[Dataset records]
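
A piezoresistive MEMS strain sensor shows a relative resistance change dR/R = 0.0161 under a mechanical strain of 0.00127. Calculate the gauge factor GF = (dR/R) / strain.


Step 1: Identify values.
dR/R = 0.0161, strain = 0.00127
Step 2: GF = (dR/R) / strain = 0.0161 / 0.00127
GF = 12.7


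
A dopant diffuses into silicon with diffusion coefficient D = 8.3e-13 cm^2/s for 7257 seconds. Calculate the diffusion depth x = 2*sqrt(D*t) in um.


Step 1: Compute D*t = 8.3e-13 * 7257 = 6.02331e-09 cm^2
Step 2: sqrt(D*t) = 7.761e-05 cm
Step 3: x = 2 * 7.761e-05 cm = 1.5522e-04 cm
Step 4: Convert to um (1 cm = 1e4 um): x = 1.552 um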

◆ WHAT TO WORK ON ◆
All of the data should be retyped exactly.

◆ SOLVED EXERCISE ◆
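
A piezoresistive MEMS strain sensor shows a relative resistance change dR/R = 0.0161 under a mechanical strain of 0.00127. Calculate the gauge factor GF = (dR/R) / strain.


Step 1: Identify values.
dR/R = 0.0161, strain = 0.00127
Step 2: GF = (dR/R) / strain = 0.0161 / 0.00127
GF = 12.7


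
A dopant diffuses into silicon with diffusion coefficient D = 8.3e-13 cm^2/s for 7257 seconds. Calculate the diffusion depth x = 2*sqrt(D*t) in um.


Step 1: Compute D*t = 8.3e-13 * 7257 = 6.02331e-09 cm^2
Step 2: sqrt(D*t) = 7.761e-05 cm
Step 3: x = 2 * 7.761e-05 cm = 1.5522e-04 cm
Step 4: Convert to um (1 cm = 1e4 um): x = 1.552 um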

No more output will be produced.